Copy out every line of the data that has the word "distribution" somewhere in it.

══════════════════════════════

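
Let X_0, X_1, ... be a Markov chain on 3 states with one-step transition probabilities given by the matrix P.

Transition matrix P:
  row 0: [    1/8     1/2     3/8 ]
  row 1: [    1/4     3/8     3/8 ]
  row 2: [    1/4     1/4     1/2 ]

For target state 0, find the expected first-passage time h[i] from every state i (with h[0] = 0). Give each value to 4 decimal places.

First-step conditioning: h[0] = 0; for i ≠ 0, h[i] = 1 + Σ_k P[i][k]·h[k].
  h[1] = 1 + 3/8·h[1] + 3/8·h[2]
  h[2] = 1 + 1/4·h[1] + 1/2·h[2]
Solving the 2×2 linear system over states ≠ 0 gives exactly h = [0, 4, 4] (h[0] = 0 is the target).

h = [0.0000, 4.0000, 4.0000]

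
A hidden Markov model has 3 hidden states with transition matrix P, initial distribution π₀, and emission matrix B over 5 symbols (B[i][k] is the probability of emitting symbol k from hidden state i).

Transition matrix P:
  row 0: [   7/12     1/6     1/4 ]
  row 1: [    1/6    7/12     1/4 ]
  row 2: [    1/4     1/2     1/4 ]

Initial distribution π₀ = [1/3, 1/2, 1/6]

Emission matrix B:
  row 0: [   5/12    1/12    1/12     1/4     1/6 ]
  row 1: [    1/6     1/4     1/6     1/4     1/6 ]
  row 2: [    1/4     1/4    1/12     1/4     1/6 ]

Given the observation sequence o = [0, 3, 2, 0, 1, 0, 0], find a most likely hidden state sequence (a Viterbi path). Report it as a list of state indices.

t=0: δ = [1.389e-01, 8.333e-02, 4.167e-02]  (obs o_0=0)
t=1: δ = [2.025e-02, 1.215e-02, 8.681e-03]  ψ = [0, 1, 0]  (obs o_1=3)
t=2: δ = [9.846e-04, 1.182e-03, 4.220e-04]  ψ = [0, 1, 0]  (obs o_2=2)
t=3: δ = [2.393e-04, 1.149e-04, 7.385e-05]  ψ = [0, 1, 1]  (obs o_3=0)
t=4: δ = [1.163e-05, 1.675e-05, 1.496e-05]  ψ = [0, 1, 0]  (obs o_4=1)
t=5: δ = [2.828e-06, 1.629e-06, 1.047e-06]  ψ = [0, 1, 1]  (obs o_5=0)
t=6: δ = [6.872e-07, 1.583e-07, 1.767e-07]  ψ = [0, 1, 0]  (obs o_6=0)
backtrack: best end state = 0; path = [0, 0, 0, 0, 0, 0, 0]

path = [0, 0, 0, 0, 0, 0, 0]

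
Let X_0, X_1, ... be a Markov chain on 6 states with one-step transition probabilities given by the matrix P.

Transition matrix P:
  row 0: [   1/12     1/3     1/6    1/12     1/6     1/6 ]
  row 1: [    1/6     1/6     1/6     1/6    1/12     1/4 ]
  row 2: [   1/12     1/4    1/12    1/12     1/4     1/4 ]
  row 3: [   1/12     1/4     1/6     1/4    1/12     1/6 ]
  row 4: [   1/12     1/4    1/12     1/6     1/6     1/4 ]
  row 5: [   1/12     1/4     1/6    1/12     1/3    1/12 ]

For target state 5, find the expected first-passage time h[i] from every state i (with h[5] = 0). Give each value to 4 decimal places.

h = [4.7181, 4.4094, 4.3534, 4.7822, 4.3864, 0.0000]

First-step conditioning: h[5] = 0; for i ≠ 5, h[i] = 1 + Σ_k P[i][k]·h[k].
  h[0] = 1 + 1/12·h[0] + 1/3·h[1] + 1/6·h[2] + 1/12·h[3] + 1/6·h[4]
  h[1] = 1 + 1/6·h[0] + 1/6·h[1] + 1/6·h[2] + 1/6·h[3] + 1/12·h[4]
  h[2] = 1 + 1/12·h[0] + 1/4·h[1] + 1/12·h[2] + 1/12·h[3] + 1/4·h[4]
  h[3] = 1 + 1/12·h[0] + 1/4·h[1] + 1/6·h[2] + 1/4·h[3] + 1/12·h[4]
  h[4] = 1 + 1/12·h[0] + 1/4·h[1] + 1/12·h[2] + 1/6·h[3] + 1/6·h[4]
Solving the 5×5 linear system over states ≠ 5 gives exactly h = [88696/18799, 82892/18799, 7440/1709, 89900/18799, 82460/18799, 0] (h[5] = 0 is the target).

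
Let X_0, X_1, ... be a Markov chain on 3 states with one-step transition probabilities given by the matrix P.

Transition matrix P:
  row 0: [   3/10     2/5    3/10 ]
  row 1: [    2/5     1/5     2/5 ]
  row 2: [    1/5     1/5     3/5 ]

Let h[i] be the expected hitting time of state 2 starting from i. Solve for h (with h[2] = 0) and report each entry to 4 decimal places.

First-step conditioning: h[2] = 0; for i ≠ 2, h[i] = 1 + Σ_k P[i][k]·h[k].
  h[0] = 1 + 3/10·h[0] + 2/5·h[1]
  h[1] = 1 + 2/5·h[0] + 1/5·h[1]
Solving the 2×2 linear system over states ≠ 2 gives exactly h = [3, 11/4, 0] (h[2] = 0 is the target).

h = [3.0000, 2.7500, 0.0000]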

══════════════════════════════

# [Written reply]
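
A hidden Markov model has 3 hidden states with transition matrix P, initial distribution π₀, and emission matrix B over 5 symbols (B[i][k] is the probability of emitting symbol k from hidden state i).
Initial distribution π₀ = [1/3, 1/2, 1/6]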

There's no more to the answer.